Your objective: Starting at the line below holding "- Process elements" and stopping at the line holding "- For bezier", print every line exactly, both ends included, and leave the rest out.
(Beginning of Given records)
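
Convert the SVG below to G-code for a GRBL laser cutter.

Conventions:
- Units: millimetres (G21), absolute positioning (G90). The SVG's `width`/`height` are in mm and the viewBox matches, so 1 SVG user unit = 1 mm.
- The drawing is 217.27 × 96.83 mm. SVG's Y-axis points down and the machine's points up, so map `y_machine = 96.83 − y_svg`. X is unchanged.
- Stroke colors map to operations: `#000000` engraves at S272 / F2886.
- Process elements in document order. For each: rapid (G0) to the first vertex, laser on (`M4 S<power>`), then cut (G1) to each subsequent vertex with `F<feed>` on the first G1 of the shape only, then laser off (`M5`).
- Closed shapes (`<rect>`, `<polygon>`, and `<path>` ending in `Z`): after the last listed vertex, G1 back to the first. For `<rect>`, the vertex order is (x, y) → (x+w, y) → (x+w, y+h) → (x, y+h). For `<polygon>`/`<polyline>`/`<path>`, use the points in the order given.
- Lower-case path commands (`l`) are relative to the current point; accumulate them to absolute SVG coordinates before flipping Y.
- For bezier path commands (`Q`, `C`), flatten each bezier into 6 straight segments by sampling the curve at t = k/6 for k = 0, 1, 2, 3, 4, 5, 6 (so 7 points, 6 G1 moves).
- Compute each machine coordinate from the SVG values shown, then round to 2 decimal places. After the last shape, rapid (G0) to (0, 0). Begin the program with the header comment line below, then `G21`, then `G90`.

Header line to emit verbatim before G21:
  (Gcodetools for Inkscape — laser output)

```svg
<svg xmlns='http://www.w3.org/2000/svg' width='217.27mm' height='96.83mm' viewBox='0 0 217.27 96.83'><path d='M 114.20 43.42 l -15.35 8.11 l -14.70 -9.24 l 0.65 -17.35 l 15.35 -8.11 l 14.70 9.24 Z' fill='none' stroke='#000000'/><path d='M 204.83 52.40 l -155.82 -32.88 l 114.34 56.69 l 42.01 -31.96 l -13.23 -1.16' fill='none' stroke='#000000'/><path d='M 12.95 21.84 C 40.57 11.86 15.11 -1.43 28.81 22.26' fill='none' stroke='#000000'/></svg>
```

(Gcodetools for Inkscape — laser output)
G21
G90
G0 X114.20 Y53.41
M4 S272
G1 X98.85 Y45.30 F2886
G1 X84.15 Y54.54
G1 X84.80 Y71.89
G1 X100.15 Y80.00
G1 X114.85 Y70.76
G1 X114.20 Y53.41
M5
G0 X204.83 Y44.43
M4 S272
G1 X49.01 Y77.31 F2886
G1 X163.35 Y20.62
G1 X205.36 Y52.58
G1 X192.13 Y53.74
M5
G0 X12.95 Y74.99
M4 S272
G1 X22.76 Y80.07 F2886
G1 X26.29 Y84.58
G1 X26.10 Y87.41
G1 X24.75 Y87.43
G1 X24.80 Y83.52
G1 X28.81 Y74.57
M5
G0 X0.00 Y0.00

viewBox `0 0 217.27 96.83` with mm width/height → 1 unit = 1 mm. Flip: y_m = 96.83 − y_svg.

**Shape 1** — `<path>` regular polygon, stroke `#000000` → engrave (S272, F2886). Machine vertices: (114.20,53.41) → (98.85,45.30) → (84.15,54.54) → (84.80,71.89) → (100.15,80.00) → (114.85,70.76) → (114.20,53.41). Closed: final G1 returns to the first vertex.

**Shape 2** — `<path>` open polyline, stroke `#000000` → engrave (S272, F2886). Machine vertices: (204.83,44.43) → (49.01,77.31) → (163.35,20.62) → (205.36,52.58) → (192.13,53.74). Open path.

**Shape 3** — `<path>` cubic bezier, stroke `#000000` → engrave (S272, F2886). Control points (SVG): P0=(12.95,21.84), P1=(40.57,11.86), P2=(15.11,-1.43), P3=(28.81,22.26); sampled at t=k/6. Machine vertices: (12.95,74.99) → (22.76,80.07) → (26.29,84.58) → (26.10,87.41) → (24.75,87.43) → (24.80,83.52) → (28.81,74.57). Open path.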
(End of Given records)
Reply:
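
- Process elements in document order. For each: rapid (G0) to the first vertex, laser on (`M4 S<power>`), then cut (G1) to each subsequent vertex with `F<feed>` on the first G1 of the shape only, then laser off (`M5`).
- Closed shapes (`<rect>`, `<polygon>`, and `<path>` ending in `Z`): after the last listed vertex, G1 back to the first. For `<rect>`, the vertex order is (x, y) → (x+w, y) → (x+w, y+h) → (x, y+h). For `<polygon>`/`<polyline>`/`<path>`, use the points in the order given.
- Lower-case path commands (`l`) are relative to the current point; accumulate them to absolute SVG coordinates before flipping Y.
- For bezier path commands (`Q`, `C`), flatten each bezier into 6 straight segments by sampling the curve at t = k/6 for k = 0, 1, 2, 3, 4, 5, 6 (so 7 points, 6 G1 moves).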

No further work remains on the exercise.